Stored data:
* * * *

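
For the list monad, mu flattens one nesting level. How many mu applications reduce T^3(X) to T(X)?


Each application of mu: T^2 -> T removes one layer of nesting.
Starting at depth 3 (i.e., T^3(X)), we need to reach T(X).
Number of mu applications = 3 - 1 = 2

2


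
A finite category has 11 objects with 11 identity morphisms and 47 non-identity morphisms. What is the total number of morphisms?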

* * * *

Task directions: After reading the records above, transcribe them verbatim.

Expected answer:
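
For the list monad, mu flattens one nesting level. How many mu applications reduce T^3(X) to T(X)?


Each application of mu: T^2 -> T removes one layer of nesting.
Starting at depth 3 (i.e., T^3(X)), we need to reach T(X).
Number of mu applications = 3 - 1 = 2

2


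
A finite category has 11 objects with 11 identity morphisms and 47 non-identity morphisms. What is the total number of morphisms?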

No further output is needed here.